## WHAT NEEDS TO BE DONE
The answer must be an exact restatement of all the data.

(Source records)
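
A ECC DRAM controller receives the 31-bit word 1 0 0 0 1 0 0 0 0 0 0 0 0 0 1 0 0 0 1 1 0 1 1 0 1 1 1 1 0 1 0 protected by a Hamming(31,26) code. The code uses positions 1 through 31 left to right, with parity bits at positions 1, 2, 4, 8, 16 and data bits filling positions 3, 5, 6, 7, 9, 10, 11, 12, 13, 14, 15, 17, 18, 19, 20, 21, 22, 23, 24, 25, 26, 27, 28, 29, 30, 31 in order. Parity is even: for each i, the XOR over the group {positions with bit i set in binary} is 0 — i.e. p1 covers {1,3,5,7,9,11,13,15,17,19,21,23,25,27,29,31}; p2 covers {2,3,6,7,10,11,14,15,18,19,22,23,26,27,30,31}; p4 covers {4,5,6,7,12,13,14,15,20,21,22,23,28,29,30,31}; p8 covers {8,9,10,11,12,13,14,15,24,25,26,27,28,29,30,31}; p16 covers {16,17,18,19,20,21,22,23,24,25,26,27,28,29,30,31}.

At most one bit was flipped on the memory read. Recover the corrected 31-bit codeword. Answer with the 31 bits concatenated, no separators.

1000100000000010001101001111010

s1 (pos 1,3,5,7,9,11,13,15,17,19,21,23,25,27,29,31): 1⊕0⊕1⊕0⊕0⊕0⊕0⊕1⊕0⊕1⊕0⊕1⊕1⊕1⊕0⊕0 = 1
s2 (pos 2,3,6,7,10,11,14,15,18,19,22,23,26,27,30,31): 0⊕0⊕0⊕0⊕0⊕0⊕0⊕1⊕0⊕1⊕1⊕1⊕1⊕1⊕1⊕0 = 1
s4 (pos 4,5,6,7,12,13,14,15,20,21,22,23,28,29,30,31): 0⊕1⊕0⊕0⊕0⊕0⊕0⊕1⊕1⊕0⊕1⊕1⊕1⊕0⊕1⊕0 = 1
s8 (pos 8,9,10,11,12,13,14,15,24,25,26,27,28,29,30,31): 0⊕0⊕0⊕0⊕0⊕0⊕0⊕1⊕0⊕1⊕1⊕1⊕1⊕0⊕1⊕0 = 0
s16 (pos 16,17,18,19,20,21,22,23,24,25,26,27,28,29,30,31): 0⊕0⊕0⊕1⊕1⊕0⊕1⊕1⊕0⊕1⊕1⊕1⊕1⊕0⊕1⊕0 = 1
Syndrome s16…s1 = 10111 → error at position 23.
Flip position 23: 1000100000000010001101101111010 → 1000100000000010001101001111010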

## YOUR SOLUTION
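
A ECC DRAM controller receives the 31-bit word 1 0 0 0 1 0 0 0 0 0 0 0 0 0 1 0 0 0 1 1 0 1 1 0 1 1 1 1 0 1 0 protected by a Hamming(31,26) code. The code uses positions 1 through 31 left to right, with parity bits at positions 1, 2, 4, 8, 16 and data bits filling positions 3, 5, 6, 7, 9, 10, 11, 12, 13, 14, 15, 17, 18, 19, 20, 21, 22, 23, 24, 25, 26, 27, 28, 29, 30, 31 in order. Parity is even: for each i, the XOR over the group {positions with bit i set in binary} is 0 — i.e. p1 covers {1,3,5,7,9,11,13,15,17,19,21,23,25,27,29,31}; p2 covers {2,3,6,7,10,11,14,15,18,19,22,23,26,27,30,31}; p4 covers {4,5,6,7,12,13,14,15,20,21,22,23,28,29,30,31}; p8 covers {8,9,10,11,12,13,14,15,24,25,26,27,28,29,30,31}; p16 covers {16,17,18,19,20,21,22,23,24,25,26,27,28,29,30,31}.

At most one bit was flipped on the memory read. Recover the corrected 31-bit codeword. Answer with the 31 bits concatenated, no separators.

1000100000000010001101001111010

s1 (pos 1,3,5,7,9,11,13,15,17,19,21,23,25,27,29,31): 1⊕0⊕1⊕0⊕0⊕0⊕0⊕1⊕0⊕1⊕0⊕1⊕1⊕1⊕0⊕0 = 1
s2 (pos 2,3,6,7,10,11,14,15,18,19,22,23,26,27,30,31): 0⊕0⊕0⊕0⊕0⊕0⊕0⊕1⊕0⊕1⊕1⊕1⊕1⊕1⊕1⊕0 = 1
s4 (pos 4,5,6,7,12,13,14,15,20,21,22,23,28,29,30,31): 0⊕1⊕0⊕0⊕0⊕0⊕0⊕1⊕1⊕0⊕1⊕1⊕1⊕0⊕1⊕0 = 1
s8 (pos 8,9,10,11,12,13,14,15,24,25,26,27,28,29,30,31): 0⊕0⊕0⊕0⊕0⊕0⊕0⊕1⊕0⊕1⊕1⊕1⊕1⊕0⊕1⊕0 = 0
s16 (pos 16,17,18,19,20,21,22,23,24,25,26,27,28,29,30,31): 0⊕0⊕0⊕1⊕1⊕0⊕1⊕1⊕0⊕1⊕1⊕1⊕1⊕0⊕1⊕0 = 1
Syndrome s16…s1 = 10111 → error at position 23.
Flip position 23: 1000100000000010001101101111010 → 1000100000000010001101001111010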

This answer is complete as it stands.